▸ **Supplied data**

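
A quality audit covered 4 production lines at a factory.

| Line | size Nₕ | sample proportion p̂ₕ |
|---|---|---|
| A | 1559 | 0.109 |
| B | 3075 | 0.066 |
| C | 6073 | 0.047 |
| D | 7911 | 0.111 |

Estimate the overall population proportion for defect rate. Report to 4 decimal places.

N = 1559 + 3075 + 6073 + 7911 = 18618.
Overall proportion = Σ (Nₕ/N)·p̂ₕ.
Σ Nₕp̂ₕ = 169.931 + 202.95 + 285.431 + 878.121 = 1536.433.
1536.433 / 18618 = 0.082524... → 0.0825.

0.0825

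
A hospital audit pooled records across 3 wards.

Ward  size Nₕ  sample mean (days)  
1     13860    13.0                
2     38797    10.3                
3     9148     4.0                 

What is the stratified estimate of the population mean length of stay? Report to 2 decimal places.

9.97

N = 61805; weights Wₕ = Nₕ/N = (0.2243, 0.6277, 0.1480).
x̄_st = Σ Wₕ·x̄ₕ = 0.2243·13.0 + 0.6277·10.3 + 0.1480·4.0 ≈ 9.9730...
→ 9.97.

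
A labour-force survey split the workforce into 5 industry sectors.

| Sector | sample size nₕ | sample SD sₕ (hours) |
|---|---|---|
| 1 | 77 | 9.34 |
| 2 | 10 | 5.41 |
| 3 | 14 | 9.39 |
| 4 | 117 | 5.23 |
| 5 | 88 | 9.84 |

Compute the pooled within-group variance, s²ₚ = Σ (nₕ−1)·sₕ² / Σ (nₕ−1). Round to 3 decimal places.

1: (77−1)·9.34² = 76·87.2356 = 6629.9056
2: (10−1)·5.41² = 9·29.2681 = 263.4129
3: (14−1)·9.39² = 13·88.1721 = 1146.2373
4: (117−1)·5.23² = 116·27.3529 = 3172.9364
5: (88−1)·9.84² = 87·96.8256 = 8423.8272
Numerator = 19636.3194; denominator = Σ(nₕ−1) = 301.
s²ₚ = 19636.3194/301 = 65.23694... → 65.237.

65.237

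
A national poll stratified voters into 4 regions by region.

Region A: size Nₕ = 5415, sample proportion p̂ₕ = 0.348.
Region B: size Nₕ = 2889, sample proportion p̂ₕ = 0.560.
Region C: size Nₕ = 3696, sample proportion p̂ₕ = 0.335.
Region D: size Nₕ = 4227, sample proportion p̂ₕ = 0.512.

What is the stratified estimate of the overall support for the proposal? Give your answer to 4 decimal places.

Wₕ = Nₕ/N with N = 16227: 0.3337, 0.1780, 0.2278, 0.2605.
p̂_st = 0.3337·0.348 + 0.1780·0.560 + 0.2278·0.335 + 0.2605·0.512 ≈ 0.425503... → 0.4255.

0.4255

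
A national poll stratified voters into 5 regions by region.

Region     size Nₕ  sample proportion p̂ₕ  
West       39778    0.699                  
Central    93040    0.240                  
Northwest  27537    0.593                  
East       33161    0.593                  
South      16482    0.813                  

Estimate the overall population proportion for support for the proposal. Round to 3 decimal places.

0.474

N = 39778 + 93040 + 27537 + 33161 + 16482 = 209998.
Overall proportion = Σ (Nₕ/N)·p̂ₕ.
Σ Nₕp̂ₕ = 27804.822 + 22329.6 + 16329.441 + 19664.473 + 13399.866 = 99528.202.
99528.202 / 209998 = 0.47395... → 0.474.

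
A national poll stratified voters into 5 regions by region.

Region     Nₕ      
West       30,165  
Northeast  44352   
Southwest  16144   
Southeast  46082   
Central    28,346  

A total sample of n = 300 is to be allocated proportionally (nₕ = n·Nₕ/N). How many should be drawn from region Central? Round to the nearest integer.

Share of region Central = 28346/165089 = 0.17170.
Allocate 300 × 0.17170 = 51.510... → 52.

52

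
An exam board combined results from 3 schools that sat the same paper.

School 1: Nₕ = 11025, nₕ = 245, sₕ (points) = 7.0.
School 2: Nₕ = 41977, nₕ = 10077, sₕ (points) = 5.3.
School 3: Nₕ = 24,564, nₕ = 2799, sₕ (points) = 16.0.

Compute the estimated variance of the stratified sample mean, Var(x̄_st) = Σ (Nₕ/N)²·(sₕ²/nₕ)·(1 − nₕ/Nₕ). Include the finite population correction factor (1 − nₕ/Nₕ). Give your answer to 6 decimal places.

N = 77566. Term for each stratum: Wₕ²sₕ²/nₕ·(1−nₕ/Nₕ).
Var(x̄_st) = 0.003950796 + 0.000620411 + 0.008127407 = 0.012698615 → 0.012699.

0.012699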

* * *

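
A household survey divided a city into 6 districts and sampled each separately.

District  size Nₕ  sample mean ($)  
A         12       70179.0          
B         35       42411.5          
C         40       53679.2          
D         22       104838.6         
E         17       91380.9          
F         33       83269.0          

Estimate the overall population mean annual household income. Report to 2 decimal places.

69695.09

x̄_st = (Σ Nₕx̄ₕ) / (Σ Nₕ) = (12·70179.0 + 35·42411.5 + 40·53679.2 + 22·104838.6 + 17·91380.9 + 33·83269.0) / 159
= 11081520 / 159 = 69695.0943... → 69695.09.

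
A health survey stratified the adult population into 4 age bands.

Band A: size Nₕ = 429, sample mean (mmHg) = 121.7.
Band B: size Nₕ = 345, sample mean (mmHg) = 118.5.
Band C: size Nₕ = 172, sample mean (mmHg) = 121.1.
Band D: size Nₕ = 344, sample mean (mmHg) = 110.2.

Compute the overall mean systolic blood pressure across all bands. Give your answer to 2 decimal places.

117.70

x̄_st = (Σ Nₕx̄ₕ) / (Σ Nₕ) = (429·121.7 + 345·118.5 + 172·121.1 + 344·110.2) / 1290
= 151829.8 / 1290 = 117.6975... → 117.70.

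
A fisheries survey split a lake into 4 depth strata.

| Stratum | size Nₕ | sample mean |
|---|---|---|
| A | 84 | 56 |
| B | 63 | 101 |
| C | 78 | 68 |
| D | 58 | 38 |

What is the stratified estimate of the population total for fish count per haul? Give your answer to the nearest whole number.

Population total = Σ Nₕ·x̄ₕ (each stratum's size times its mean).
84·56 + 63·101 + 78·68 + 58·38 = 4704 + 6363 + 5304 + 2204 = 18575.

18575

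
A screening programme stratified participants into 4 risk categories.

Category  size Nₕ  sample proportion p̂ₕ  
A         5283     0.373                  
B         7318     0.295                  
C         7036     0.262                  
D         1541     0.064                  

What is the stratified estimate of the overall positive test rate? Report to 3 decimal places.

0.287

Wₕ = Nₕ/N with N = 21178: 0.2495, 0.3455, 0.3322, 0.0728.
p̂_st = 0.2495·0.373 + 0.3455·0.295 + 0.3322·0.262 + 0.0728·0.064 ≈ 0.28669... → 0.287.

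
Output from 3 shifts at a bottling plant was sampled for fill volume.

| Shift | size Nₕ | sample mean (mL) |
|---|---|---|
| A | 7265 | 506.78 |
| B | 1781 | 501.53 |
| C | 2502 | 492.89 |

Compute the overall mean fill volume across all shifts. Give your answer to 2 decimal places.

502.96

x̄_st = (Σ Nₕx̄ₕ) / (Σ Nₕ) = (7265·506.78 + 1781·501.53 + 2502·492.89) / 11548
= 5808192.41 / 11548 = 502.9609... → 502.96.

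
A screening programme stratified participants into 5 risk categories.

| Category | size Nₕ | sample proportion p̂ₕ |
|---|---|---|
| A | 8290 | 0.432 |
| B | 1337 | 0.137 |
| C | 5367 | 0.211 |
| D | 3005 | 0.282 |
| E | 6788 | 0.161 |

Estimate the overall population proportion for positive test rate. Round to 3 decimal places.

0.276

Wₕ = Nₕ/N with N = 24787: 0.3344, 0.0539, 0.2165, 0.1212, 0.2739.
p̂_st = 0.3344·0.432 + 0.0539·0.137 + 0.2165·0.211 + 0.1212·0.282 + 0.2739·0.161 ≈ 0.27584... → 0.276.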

▸ **How to complete this task**
Each line in the entries above, starting at the line with "What is the stratified estimate of the population total" and ending at the line with "2502 | 492.89 |", is to be printed exactly, and only those lines.

▸ **Answer to this task**
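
What is the stratified estimate of the population total for fish count per haul? Give your answer to the nearest whole number.

Population total = Σ Nₕ·x̄ₕ (each stratum's size times its mean).
84·56 + 63·101 + 78·68 + 58·38 = 4704 + 6363 + 5304 + 2204 = 18575.

18575

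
A screening programme stratified participants into 4 risk categories.

Category  size Nₕ  sample proportion p̂ₕ  
A         5283     0.373                  
B         7318     0.295                  
C         7036     0.262                  
D         1541     0.064                  

What is the stratified estimate of the overall positive test rate? Report to 3 decimal places.

0.287

Wₕ = Nₕ/N with N = 21178: 0.2495, 0.3455, 0.3322, 0.0728.
p̂_st = 0.2495·0.373 + 0.3455·0.295 + 0.3322·0.262 + 0.0728·0.064 ≈ 0.28669... → 0.287.

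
Output from 3 shifts at a bottling plant was sampled for fill volume.

| Shift | size Nₕ | sample mean (mL) |
|---|---|---|
| A | 7265 | 506.78 |
| B | 1781 | 501.53 |
| C | 2502 | 492.89 |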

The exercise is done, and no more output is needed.